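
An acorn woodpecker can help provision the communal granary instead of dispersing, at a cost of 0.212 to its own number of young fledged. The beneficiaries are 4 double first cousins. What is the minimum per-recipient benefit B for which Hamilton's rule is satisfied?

r to a double first cousin = 1/4 (double first cousins share both grandparent pairs — four paths of length 4: r = 4·(1/2)^4 = 1/4).
Hamilton's rule with n recipients of equal r: n·r·B > C, so B > C/(n·r) = 0.212/(4·0.25) = 0.212.

0.212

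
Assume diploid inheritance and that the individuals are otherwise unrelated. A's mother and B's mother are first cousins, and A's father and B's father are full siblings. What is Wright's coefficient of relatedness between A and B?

Independent pedigree routes through distinct common ancestors add.
A and B are related in two ways: second cousins through their mothers (r = 1/32) and first cousins through their fathers (r = 1/8).
r = 1/32 + 1/8 = 0.15625.

0.15625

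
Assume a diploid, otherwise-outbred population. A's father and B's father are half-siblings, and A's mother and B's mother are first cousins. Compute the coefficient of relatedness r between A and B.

0.09375

Relatedness sums over independent paths through distinct common ancestors.
A and B are related in two ways: half first cousins through their fathers (r = 1/16) and second cousins through their mothers (r = 1/32).
r = 1/16 + 1/32 = 0.09375.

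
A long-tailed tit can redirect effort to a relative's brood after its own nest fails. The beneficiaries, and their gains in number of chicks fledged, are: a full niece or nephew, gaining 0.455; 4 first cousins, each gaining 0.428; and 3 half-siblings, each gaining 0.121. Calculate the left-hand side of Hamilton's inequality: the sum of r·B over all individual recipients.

r to a full niece or nephew = 1/4 (full aunt/uncle↔niece/nephew: two paths of length 3 through the shared grandparent pair: r = 2·(1/2)^3 = 1/4).
r to a first cousin = 1/8 (first cousins share one grandparent pair — two paths of length 4: r = 2·(1/2)^4 = 1/8).
r to a half-sibling = 0.25 (half-sibs share one parent — one path of length 2: r = (1/2)^2 = 1/4).
Summing one r·B term per recipient: 1·0.25·0.455 + 4·0.125·0.428 + 3·0.25·0.121 = 0.4185.

0.4185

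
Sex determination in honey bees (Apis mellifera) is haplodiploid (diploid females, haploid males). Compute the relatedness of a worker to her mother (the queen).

0.5

One meiotic link between diploid queen and diploid daughter: r = 1/2.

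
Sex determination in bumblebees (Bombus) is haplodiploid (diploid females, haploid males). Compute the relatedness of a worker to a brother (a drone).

0.25

Her haploid brother carries none of their father's genes and a random half of their mother's genome; that half matches the maternal half of her own genome with probability 1/2: r = 1/2 · 1/2 = 1/4.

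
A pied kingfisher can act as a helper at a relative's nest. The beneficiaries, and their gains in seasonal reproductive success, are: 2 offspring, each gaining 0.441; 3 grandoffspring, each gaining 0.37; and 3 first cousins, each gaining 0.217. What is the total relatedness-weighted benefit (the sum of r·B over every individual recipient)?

r to an offspring = 1/2 (one parent–offspring link: r = (1/2)^1 = 1/2).
r to a grandoffspring = 0.25 (two parent–offspring links: r = (1/2)^2 = 1/4).
r to a first cousin = 1/8 (first cousins share one grandparent pair — two paths of length 4: r = 2·(1/2)^4 = 1/8).
Summing one r·B term per recipient: 2·0.5·0.441 + 3·0.25·0.37 + 3·0.125·0.217 = 0.799875.

0.799875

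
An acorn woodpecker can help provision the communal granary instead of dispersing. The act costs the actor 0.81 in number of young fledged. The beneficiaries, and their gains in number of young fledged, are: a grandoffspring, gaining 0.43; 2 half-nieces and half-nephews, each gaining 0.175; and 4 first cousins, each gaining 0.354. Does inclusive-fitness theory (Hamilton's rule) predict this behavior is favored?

No

Hamilton's rule: the trait is favored when the sum of r·B over every recipient exceeds the actor's cost C.
r to a grandoffspring = 1/4 (two parent–offspring links: r = (1/2)^2 = 1/4).
r to a half-niece or half-nephew = 1/8 (half-aunt/uncle↔niece/nephew: one path of length 3: r = (1/2)^3 = 1/8).
r to a first cousin = 0.125 (first cousins share one grandparent pair — two paths of length 4: r = 2·(1/2)^4 = 1/8).
Summing one r·B term per recipient: 1·0.25·0.43 + 2·0.125·0.175 + 4·0.125·0.354 = 0.32825.
0.32825 < 0.81: the indirect benefit is less than the cost.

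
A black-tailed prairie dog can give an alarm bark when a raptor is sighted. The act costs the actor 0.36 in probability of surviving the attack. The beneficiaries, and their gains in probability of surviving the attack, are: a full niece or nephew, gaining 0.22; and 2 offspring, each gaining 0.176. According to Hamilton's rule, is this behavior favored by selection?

No

Hamilton's rule: the trait is favored when the sum of r·B over every recipient exceeds the actor's cost C.
r to a full niece or nephew = 1/4 (full aunt/uncle↔niece/nephew: two paths of length 3 through the shared grandparent pair: r = 2·(1/2)^3 = 1/4).
r to an offspring = 0.5 (one parent–offspring link: r = (1/2)^1 = 1/2).
Summing one r·B term per recipient: 1·0.25·0.22 + 2·0.5·0.176 = 0.231.
0.231 < 0.36: the indirect benefit is less than the cost.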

Directions for this task: Each record needs to be given again exactly.

Answer:
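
An acorn woodpecker can help provision the communal granary instead of dispersing, at a cost of 0.212 to its own number of young fledged. The beneficiaries are 4 double first cousins. What is the minimum per-recipient benefit B for which Hamilton's rule is satisfied?

r to a double first cousin = 1/4 (double first cousins share both grandparent pairs — four paths of length 4: r = 4·(1/2)^4 = 1/4).
Hamilton's rule with n recipients of equal r: n·r·B > C, so B > C/(n·r) = 0.212/(4·0.25) = 0.212.

0.212

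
Assume diploid inheritance and that the individuals are otherwise unrelated. A's mother and B's mother are first cousins, and A's father and B's father are full siblings. What is Wright's coefficient of relatedness between A and B?

Independent pedigree routes through distinct common ancestors add.
A and B are related in two ways: second cousins through their mothers (r = 1/32) and first cousins through their fathers (r = 1/8).
r = 1/32 + 1/8 = 0.15625.

0.15625

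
Assume a diploid, otherwise-outbred population. A's father and B's father are half-siblings, and A's mother and B's mother are first cousins. Compute the coefficient of relatedness r between A and B.

0.09375

Relatedness sums over independent paths through distinct common ancestors.
A and B are related in two ways: half first cousins through their fathers (r = 1/16) and second cousins through their mothers (r = 1/32).
r = 1/16 + 1/32 = 0.09375.

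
A long-tailed tit can redirect effort to a relative's brood after its own nest fails. The beneficiaries, and their gains in number of chicks fledged, are: a full niece or nephew, gaining 0.455; 4 first cousins, each gaining 0.428; and 3 half-siblings, each gaining 0.121. Calculate the left-hand side of Hamilton's inequality: the sum of r·B over all individual recipients.

r to a full niece or nephew = 1/4 (full aunt/uncle↔niece/nephew: two paths of length 3 through the shared grandparent pair: r = 2·(1/2)^3 = 1/4).
r to a first cousin = 1/8 (first cousins share one grandparent pair — two paths of length 4: r = 2·(1/2)^4 = 1/8).
r to a half-sibling = 0.25 (half-sibs share one parent — one path of length 2: r = (1/2)^2 = 1/4).
Summing one r·B term per recipient: 1·0.25·0.455 + 4·0.125·0.428 + 3·0.25·0.121 = 0.4185.

0.4185

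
Sex determination in honey bees (Apis mellifera) is haplodiploid (diploid females, haploid males). Compute the relatedness of a worker to her mother (the queen).

0.5

One meiotic link between diploid queen and diploid daughter: r = 1/2.

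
Sex determination in bumblebees (Bombus) is haplodiploid (diploid females, haploid males). Compute the relatedness of a worker to a brother (a drone).

0.25

Her haploid brother carries none of their father's genes and a random half of their mother's genome; that half matches the maternal half of her own genome with probability 1/2: r = 1/2 · 1/2 = 1/4.

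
A pied kingfisher can act as a helper at a relative's nest. The beneficiaries, and their gains in seasonal reproductive success, are: 2 offspring, each gaining 0.441; 3 grandoffspring, each gaining 0.37; and 3 first cousins, each gaining 0.217. What is the total relatedness-weighted benefit (the sum of r·B over every individual recipient)?

r to an offspring = 1/2 (one parent–offspring link: r = (1/2)^1 = 1/2).
r to a grandoffspring = 0.25 (two parent–offspring links: r = (1/2)^2 = 1/4).
r to a first cousin = 1/8 (first cousins share one grandparent pair — two paths of length 4: r = 2·(1/2)^4 = 1/8).
Summing one r·B term per recipient: 2·0.5·0.441 + 3·0.25·0.37 + 3·0.125·0.217 = 0.799875.

0.799875

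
An acorn woodpecker can help provision the communal granary instead of dispersing. The act costs the actor 0.81 in number of young fledged. The beneficiaries, and their gains in number of young fledged, are: a grandoffspring, gaining 0.43; 2 half-nieces and half-nephews, each gaining 0.175; and 4 first cousins, each gaining 0.354. Does inclusive-fitness theory (Hamilton's rule) predict this behavior is favored?

No

Hamilton's rule: the trait is favored when the sum of r·B over every recipient exceeds the actor's cost C.
r to a grandoffspring = 1/4 (two parent–offspring links: r = (1/2)^2 = 1/4).
r to a half-niece or half-nephew = 1/8 (half-aunt/uncle↔niece/nephew: one path of length 3: r = (1/2)^3 = 1/8).
r to a first cousin = 0.125 (first cousins share one grandparent pair — two paths of length 4: r = 2·(1/2)^4 = 1/8).
Summing one r·B term per recipient: 1·0.25·0.43 + 2·0.125·0.175 + 4·0.125·0.354 = 0.32825.
0.32825 < 0.81: the indirect benefit is less than the cost.

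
A black-tailed prairie dog can give an alarm bark when a raptor is sighted. The act costs the actor 0.36 in probability of surviving the attack. The beneficiaries, and their gains in probability of surviving the attack, are: a full niece or nephew, gaining 0.22; and 2 offspring, each gaining 0.176. According to Hamilton's rule, is this behavior favored by selection?

No

Hamilton's rule: the trait is favored when the sum of r·B over every recipient exceeds the actor's cost C.
r to a full niece or nephew = 1/4 (full aunt/uncle↔niece/nephew: two paths of length 3 through the shared grandparent pair: r = 2·(1/2)^3 = 1/4).
r to an offspring = 0.5 (one parent–offspring link: r = (1/2)^1 = 1/2).
Summing one r·B term per recipient: 1·0.25·0.22 + 2·0.5·0.176 = 0.231.
0.231 < 0.36: the indirect benefit is less than the cost.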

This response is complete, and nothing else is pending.